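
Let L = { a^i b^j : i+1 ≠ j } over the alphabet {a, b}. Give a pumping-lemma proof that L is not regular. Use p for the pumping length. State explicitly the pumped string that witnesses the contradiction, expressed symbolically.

a^{p+p!} b^{p+p!+1}

Assume L is regular; let p be its pumping constant.
Choose w = a^p b^{p+p!+1}. Since p ≠ (p+p!+1)-1 = p+p!, w ∈ L; and |w| ≥ p.
The pumping lemma gives a decomposition w = xyz where |xy| ≤ p and y is nonempty.
Since the first p symbols of w are all a's and |xy| ≤ p, y lies entirely in the leading a-block: y = a^k for some k with 1 ≤ k ≤ p.
Since 1 ≤ k ≤ p, k divides p!; set t = 1 + p!/k. Then xy^t z has p + (p!/k)·k = p + p! copies of a. Now the a-count is p+p! and (b-count)-1 = (p+p!+1)-1 = p+p!, so i+1 ≠ j fails. So xy^t z = a^{p+p!} b^{p+p!+1} ∉ L.
This contradicts the pumping lemma, so L is not regular.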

━━━━━━━━━━━━━━━━

• [What the task requires]
Output the material in full, matching it word for word.

• [Solution for this problem]
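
Let L = { a^i b^j : i+1 ≠ j } over the alphabet {a, b}. Give a pumping-lemma proof that L is not regular. Use p for the pumping length. State explicitly the pumped string that witnesses the contradiction, expressed symbolically.

a^{p+p!} b^{p+p!+1}

Assume L is regular; let p be its pumping constant.
Choose w = a^p b^{p+p!+1}. Since p ≠ (p+p!+1)-1 = p+p!, w ∈ L; and |w| ≥ p.
The pumping lemma gives a decomposition w = xyz where |xy| ≤ p and y is nonempty.
Since the first p symbols of w are all a's and |xy| ≤ p, y lies entirely in the leading a-block: y = a^k for some k with 1 ≤ k ≤ p.
Since 1 ≤ k ≤ p, k divides p!; set t = 1 + p!/k. Then xy^t z has p + (p!/k)·k = p + p! copies of a. Now the a-count is p+p! and (b-count)-1 = (p+p!+1)-1 = p+p!, so i+1 ≠ j fails. So xy^t z = a^{p+p!} b^{p+p!+1} ∉ L.
This contradicts the pumping lemma, so L is not regular.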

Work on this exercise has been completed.